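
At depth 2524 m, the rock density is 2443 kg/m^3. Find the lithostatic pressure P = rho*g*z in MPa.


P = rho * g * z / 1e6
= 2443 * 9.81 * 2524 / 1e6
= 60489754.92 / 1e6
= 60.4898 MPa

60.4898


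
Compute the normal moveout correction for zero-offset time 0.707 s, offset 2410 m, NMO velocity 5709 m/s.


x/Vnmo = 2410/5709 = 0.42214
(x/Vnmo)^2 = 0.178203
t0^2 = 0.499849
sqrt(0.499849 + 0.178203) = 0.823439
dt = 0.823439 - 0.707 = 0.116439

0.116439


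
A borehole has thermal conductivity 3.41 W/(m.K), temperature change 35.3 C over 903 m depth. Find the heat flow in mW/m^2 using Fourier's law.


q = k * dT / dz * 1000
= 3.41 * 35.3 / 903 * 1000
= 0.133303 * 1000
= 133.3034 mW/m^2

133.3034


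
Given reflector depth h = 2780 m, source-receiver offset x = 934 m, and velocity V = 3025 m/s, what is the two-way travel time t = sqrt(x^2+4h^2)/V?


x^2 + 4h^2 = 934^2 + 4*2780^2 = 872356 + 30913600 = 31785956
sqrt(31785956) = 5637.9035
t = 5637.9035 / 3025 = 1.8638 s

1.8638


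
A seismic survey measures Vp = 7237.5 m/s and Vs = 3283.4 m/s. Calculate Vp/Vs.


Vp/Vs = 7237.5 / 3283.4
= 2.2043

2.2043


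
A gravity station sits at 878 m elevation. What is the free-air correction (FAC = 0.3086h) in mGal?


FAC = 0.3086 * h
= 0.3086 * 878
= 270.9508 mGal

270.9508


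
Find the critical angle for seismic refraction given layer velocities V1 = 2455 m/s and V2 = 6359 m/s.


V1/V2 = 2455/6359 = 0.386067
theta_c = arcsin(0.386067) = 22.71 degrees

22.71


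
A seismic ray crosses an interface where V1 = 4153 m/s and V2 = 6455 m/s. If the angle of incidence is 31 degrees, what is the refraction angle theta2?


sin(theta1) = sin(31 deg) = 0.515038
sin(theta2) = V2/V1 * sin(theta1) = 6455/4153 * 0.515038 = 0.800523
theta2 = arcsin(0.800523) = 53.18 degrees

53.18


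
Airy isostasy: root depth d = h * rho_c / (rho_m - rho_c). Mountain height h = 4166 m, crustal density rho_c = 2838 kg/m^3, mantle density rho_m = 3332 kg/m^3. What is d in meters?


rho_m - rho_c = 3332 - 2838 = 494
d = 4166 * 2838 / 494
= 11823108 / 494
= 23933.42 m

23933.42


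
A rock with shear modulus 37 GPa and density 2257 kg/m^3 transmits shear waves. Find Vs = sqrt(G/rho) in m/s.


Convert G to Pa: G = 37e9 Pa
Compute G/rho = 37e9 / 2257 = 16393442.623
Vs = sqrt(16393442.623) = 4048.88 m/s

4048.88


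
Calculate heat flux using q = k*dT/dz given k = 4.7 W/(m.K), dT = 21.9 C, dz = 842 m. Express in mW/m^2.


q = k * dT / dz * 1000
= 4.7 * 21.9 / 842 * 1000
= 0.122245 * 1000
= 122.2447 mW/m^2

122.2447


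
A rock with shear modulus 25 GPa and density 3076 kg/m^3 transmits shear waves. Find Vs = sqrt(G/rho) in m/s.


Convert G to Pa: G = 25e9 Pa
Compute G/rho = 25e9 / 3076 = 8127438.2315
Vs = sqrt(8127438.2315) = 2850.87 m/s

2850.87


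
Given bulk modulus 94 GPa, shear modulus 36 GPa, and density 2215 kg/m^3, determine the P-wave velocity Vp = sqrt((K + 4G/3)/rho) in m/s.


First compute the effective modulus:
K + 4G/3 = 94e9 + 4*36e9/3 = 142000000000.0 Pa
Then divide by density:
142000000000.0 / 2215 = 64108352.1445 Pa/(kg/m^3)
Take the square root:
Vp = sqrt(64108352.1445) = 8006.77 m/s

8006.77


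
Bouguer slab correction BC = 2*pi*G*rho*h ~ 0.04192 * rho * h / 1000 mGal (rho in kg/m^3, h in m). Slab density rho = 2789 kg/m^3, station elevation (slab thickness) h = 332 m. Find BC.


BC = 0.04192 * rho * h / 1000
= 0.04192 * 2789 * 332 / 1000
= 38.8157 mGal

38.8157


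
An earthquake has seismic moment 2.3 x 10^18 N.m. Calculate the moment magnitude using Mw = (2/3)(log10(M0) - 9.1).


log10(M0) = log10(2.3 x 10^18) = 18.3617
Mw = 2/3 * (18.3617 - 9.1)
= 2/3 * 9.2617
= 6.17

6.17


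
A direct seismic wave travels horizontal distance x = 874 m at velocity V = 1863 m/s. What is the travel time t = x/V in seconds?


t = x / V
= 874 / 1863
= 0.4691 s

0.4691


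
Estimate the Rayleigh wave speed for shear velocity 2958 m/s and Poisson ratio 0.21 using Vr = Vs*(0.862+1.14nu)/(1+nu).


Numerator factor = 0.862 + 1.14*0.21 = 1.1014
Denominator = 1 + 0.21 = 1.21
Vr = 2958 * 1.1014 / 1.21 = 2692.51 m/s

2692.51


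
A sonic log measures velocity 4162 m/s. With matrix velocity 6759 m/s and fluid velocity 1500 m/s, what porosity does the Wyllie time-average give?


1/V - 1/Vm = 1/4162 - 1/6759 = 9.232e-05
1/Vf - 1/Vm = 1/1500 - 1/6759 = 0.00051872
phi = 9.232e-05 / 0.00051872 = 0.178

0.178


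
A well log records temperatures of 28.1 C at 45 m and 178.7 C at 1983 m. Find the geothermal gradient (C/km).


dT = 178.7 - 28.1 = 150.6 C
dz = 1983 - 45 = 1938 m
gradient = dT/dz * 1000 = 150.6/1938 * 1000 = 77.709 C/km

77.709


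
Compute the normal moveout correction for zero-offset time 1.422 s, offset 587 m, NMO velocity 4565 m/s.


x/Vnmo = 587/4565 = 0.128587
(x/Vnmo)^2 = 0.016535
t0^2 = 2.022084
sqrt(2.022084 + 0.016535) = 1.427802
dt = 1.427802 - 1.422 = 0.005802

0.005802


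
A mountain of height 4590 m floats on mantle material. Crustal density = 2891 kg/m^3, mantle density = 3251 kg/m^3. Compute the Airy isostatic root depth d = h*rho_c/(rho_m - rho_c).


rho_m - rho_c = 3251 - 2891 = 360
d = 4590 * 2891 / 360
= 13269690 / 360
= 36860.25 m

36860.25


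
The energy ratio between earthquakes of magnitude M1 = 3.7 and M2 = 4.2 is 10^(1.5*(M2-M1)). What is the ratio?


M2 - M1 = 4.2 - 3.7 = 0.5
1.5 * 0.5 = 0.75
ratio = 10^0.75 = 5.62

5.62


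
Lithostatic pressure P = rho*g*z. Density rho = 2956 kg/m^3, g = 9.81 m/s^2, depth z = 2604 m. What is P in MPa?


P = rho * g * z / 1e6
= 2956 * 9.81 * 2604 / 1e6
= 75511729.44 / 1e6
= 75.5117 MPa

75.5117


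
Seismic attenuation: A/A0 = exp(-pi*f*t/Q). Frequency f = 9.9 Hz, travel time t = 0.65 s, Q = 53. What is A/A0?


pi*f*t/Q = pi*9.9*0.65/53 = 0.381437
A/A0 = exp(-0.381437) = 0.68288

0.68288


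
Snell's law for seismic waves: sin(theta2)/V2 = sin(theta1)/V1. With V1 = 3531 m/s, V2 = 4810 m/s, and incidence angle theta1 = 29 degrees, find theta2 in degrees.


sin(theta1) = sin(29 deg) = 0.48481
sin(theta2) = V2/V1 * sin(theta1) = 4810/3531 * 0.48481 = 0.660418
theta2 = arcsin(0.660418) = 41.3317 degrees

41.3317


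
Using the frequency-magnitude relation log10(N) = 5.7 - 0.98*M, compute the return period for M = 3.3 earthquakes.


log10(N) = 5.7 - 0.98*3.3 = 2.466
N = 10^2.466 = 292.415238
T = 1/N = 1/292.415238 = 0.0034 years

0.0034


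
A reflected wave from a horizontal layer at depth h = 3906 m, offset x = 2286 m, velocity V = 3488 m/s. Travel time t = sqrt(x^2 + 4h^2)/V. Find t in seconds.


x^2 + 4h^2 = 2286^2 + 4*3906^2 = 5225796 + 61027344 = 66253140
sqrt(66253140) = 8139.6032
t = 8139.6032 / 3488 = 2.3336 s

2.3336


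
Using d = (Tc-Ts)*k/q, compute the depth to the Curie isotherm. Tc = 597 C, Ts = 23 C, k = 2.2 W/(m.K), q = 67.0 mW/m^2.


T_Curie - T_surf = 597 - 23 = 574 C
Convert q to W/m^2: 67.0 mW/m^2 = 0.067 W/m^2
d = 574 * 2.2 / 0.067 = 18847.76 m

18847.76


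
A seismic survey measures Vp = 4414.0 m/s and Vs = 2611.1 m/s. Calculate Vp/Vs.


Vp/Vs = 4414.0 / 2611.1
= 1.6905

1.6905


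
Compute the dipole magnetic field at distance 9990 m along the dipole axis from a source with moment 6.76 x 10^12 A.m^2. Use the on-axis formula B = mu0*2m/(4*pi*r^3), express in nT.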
====
From the line that contains "Using d = (Tc-Ts)*k/q, compute" through the last line of the records above, copy every line exactly and leave out the rest.

OUTPUT FOR THIS EXERCISE:
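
Using d = (Tc-Ts)*k/q, compute the depth to the Curie isotherm. Tc = 597 C, Ts = 23 C, k = 2.2 W/(m.K), q = 67.0 mW/m^2.


T_Curie - T_surf = 597 - 23 = 574 C
Convert q to W/m^2: 67.0 mW/m^2 = 0.067 W/m^2
d = 574 * 2.2 / 0.067 = 18847.76 m

18847.76


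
A seismic survey measures Vp = 4414.0 m/s and Vs = 2611.1 m/s. Calculate Vp/Vs.


Vp/Vs = 4414.0 / 2611.1
= 1.6905

1.6905


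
Compute the dipole magnetic field at distance 9990 m along the dipole axis from a source with moment 6.76 x 10^12 A.m^2. Use the on-axis formula B = mu0*2m/(4*pi*r^3), express in nT.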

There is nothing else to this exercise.